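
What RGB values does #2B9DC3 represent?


2B → 43 (R)
9D → 157 (G)
C3 → 195 (B)
= RGB(43, 157, 195)


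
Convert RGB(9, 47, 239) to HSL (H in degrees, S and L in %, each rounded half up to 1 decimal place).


Normalize: R'=9/255≈0.0353, G'=47/255≈0.1843, B'=239/255≈0.9373
Max=239/255, Min=9/255, Δ=Max-Min=230/255
L = (Max+Min)/2 = (239+9)/510 = 248/510 = 0.48627… → L = 48.6%
L ≤ 0.5 → S = Δ/(Max+Min) = 230/(239+9) = 230/248 = 0.92741… → S = 92.7%
(the 1/255 factors cancel in S and H, so raw channel differences can be used)
Max is B' → H = 60 × ((R-G)/Δ + 4) = 60 × ((9-47)/230 + 4)
  -38/230 + 4 = -0.1652… + 4 = 3.8347…
  H = 60 × 3.8347… = 230.086…° → H = 230.1°
= HSL(230.1°, 92.7%, 48.6%)


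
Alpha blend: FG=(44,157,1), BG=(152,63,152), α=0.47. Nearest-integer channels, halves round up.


C = α×F + (1-α)×B, with 1-α = 0.53
R: 0.47×44 + 0.53×152 = 20.68 + 80.56 = 101.24 → 101
G: 0.47×157 + 0.53×63 = 73.79 + 33.39 = 107.18 → 107
B: 0.47×1 + 0.53×152 = 0.47 + 80.56 = 81.03 → 81
= RGB(101, 107, 81)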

----

Description of the task -
The records above are to be repeated in full, word for word.

Exercise result -
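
What RGB values does #2B9DC3 represent?


2B → 43 (R)
9D → 157 (G)
C3 → 195 (B)
= RGB(43, 157, 195)


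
Convert RGB(9, 47, 239) to HSL (H in degrees, S and L in %, each rounded half up to 1 decimal place).


Normalize: R'=9/255≈0.0353, G'=47/255≈0.1843, B'=239/255≈0.9373
Max=239/255, Min=9/255, Δ=Max-Min=230/255
L = (Max+Min)/2 = (239+9)/510 = 248/510 = 0.48627… → L = 48.6%
L ≤ 0.5 → S = Δ/(Max+Min) = 230/(239+9) = 230/248 = 0.92741… → S = 92.7%
(the 1/255 factors cancel in S and H, so raw channel differences can be used)
Max is B' → H = 60 × ((R-G)/Δ + 4) = 60 × ((9-47)/230 + 4)
  -38/230 + 4 = -0.1652… + 4 = 3.8347…
  H = 60 × 3.8347… = 230.086…° → H = 230.1°
= HSL(230.1°, 92.7%, 48.6%)


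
Alpha blend: FG=(44,157,1), BG=(152,63,152), α=0.47. Nearest-integer channels, halves round up.


C = α×F + (1-α)×B, with 1-α = 0.53
R: 0.47×44 + 0.53×152 = 20.68 + 80.56 = 101.24 → 101
G: 0.47×157 + 0.53×63 = 73.79 + 33.39 = 107.18 → 107
B: 0.47×1 + 0.53×152 = 0.47 + 80.56 = 81.03 → 81
= RGB(101, 107, 81)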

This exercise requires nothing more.